• [GOAL OF THE EXERCISE]: If a line of the data below contains the string "variables", copy it into your answer.

(TASK MATERIAL begins)

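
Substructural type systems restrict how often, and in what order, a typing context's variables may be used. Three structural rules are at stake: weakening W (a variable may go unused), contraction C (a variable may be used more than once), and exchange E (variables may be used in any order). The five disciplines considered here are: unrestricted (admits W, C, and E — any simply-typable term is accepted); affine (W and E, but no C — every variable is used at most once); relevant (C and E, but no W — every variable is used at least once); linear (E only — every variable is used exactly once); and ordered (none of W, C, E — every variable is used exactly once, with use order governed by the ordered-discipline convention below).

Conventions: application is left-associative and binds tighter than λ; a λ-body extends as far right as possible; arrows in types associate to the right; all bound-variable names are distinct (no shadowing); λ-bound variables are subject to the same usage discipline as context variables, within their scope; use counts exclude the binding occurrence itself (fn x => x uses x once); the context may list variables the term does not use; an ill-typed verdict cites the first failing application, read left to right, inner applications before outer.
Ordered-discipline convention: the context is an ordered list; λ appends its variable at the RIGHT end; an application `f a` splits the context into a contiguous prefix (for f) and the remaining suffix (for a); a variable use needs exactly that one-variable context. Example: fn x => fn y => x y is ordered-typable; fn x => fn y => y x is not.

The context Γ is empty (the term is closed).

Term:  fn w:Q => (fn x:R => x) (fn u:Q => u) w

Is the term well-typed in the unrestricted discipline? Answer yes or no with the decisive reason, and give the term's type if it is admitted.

no — a type mismatch blocks all five
usage: w [bound]=1; x [bound]=1; u [bound]=1
uses in reading order: x, u, w
typing: ill-typed: a function awaiting R gets Q -> Q
all disciplines: ordered ✗ | linear ✗ | affine ✗ | relevant ✗ | unrestricted ✗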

(TASK MATERIAL ends)

• [ANSWER BELOW]:
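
Substructural type systems restrict how often, and in what order, a typing context's variables may be used. Three structural rules are at stake: weakening W (a variable may go unused), contraction C (a variable may be used more than once), and exchange E (variables may be used in any order). The five disciplines considered here are: unrestricted (admits W, C, and E — any simply-typable term is accepted); affine (W and E, but no C — every variable is used at most once); relevant (C and E, but no W — every variable is used at least once); linear (E only — every variable is used exactly once); and ordered (none of W, C, E — every variable is used exactly once, with use order governed by the ordered-discipline convention below).
Conventions: application is left-associative and binds tighter than λ; a λ-body extends as far right as possible; arrows in types associate to the right; all bound-variable names are distinct (no shadowing); λ-bound variables are subject to the same usage discipline as context variables, within their scope; use counts exclude the binding occurrence itself (fn x => x uses x once); the context may list variables the term does not use; an ill-typed verdict cites the first failing application, read left to right, inner applications before outer.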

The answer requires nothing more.